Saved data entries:
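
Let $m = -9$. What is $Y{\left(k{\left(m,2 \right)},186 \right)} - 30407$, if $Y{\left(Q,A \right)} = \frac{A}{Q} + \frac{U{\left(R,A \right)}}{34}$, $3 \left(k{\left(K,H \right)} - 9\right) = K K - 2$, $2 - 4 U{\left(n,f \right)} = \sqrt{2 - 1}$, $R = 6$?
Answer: $- \frac{219135659}{7208} \approx -30402.0$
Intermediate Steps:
$U{\left(n,f \right)} = \frac{1}{4}$ ($U{\left(n,f \right)} = \frac{1}{2} - \frac{\sqrt{2 - 1}}{4} = \frac{1}{2} - \frac{\sqrt{1}}{4} = \frac{1}{2} - \frac{1}{4} = \frac{1}{4}$)
$k{\left(K,H \right)} = \frac{25}{3} + \frac{K^{2}}{3}$ ($k{\left(K,H \right)} = 9 + \frac{K K - 2}{3} = 9 + \frac{K^{2} - 2}{3} = 9 + \frac{-2 + K^{2}}{3} = 9 + \left(- \frac{2}{3} + \frac{K^{2}}{3}\right) = \frac{25}{3} + \frac{K^{2}}{3}$)
$Y{\left(Q,A \right)} = \frac{1}{136} + \frac{A}{Q}$ ($Y{\left(Q,A \right)} = \frac{A}{Q} + \frac{1}{4 \cdot 34} = \frac{A}{Q} + \frac{1}{4} \cdot \frac{1}{34} = \frac{A}{Q} + \frac{1}{136} = \frac{1}{136} + \frac{A}{Q}$)
$Y{\left(k{\left(m,2 \right)},186 \right)} - 30407 = \frac{186 + \frac{\frac{25}{3} + \frac{\left(-9\right)^{2}}{3}}{136}}{\frac{25}{3} + \frac{\left(-9\right)^{2}}{3}} - 30407 = \frac{186 + \frac{\frac{25}{3} + \frac{1}{3} \cdot 81}{136}}{\frac{25}{3} + \frac{1}{3} \cdot 81} - 30407 = \frac{186 + \frac{\frac{25}{3} + 27}{136}}{\frac{25}{3} + 27} - 30407 = \frac{186 + \frac{1}{136} \cdot \frac{106}{3}}{\frac{106}{3}} - 30407 = \frac{3 \left(186 + \frac{53}{204}\right)}{106} - 30407 = \frac{3}{106} \cdot \frac{37997}{204} - 30407 = \frac{37997}{7208} - 30407 = - \frac{219135659}{7208}$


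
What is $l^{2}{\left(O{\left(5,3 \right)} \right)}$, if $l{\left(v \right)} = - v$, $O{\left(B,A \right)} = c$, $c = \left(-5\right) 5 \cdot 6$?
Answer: $22500$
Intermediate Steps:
$c = -150$ ($c = \left(-25\right) 6 = -150$)
$O{\left(B,A \right)} = -150$
$l^{2}{\left(O{\left(5,3 \right)} \right)} = \left(\left(-1\right) \left(-150\right)\right)^{2} = 150^{2} = 22500$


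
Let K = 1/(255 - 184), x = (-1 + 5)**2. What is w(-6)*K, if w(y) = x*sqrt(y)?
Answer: 16*I*sqrt(6)/71 ≈ 0.552*I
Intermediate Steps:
x = 16 (x = 4**2 = 16)
w(y) = 16*sqrt(y)
K = 1/71 ≈ 0.014085
w(-6)*K = (16*sqrt(-6))*(1/71) = (16*(I*sqrt(6)))*(1/71) = (16*I*sqrt(6))*(1/71) = 16*I*sqrt(6)/71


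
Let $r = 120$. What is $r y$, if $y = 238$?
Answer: $28560$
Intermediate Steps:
$r y = 120 \cdot 238 = 28560$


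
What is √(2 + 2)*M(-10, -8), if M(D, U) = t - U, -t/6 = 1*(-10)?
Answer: 136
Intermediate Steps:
t = 60 (t = -6*(-10) = 60)
M(D, U) = 60 - U
√(2 + 2)*M(-10, -8) = √(2 + 2)*(60 - 1*(-8)) = √4*(60 + 8) = 2*68 = 136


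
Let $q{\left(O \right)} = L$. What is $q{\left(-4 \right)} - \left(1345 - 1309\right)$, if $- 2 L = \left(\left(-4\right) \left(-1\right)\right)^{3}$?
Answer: $-68$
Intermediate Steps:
$L = -32$ ($L = - \frac{\left(\left(-4\right) \left(-1\right)\right)^{3}}{2} = - \frac{4^{3}}{2} = \left(- \frac{1}{2}\right) 64 = -32$)
$q{\left(O \right)} = -32$
$q{\left(-4 \right)} - \left(1345 - 1309\right) = -32 - \left(1345 - 1309\right) = -32 - 36 = -68$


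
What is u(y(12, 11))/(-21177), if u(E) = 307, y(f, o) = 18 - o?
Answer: -307/21177 ≈ -0.014497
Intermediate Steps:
u(y(12, 11))/(-21177) = 307/(-21177) = 307*(-1/21177) = -307/21177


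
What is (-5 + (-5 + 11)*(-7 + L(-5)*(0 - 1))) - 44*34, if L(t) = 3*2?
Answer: -1579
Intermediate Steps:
L(t) = 6
(-5 + (-5 + 11)*(-7 + L(-5)*(0 - 1))) - 44*34 = (-5 + (-5 + 11)*(-7 + 6*(0 - 1))) - 44*34 = (-5 + 6*(-7 + 6*(-1))) - 1496 = (-5 + 6*(-7 - 6)) - 1496 = (-5 + 6*(-13)) - 1496 = (-5 - 78) - 1496 = -83 - 1496 = -1579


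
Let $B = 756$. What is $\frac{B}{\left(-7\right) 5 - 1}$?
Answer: $-21$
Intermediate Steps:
$\frac{B}{\left(-7\right) 5 - 1} = \frac{756}{\left(-7\right) 5 - 1} = \frac{756}{-35 - 1} = \frac{756}{-36} = 756 \left(- \frac{1}{36}\right) = -21$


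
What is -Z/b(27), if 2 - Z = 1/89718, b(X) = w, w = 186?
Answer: -179435/16687548 ≈ -0.010753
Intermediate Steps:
b(X) = 186
Z = 179435/89718 (Z = 2 - 1/89718 = 179435/89718 ≈ 2.0000)
-Z/b(27) = -179435/(89718*186) = -1*179435/16687548 = -179435/16687548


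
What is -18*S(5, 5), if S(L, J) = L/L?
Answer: -18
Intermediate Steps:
S(L, J) = 1
-18*S(5, 5) = -18*1 = -18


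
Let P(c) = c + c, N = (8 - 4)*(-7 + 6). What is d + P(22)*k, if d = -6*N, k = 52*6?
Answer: 13752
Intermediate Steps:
N = -4 (N = 4*(-1) = -4)
k = 312
P(c) = 2*c
d = 24 (d = -6*(-4) = 24)
d + P(22)*k = 24 + (2*22)*312 = 24 + 44*312 = 24 + 13728 = 13752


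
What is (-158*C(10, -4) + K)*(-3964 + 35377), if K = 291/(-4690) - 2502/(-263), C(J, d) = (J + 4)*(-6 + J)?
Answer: -342467187089469/1233470 ≈ -2.7765e+8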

- Exercise prompt
After locating the line holding "L$. What is" above, output exactly that line and every line after it through the line holding "Answer: -307/21177 ≈ -0.014497". Include nothing else.

- Solved problem
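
Let $q{\left(O \right)} = L$. What is $q{\left(-4 \right)} - \left(1345 - 1309\right)$, if $- 2 L = \left(\left(-4\right) \left(-1\right)\right)^{3}$?
Answer: $-68$
Intermediate Steps:
$L = -32$ ($L = - \frac{\left(\left(-4\right) \left(-1\right)\right)^{3}}{2} = - \frac{4^{3}}{2} = \left(- \frac{1}{2}\right) 64 = -32$)
$q{\left(O \right)} = -32$
$q{\left(-4 \right)} - \left(1345 - 1309\right) = -32 - \left(1345 - 1309\right) = -32 - 36 = -68$


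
What is u(y(12, 11))/(-21177), if u(E) = 307, y(f, o) = 18 - o?
Answer: -307/21177 ≈ -0.014497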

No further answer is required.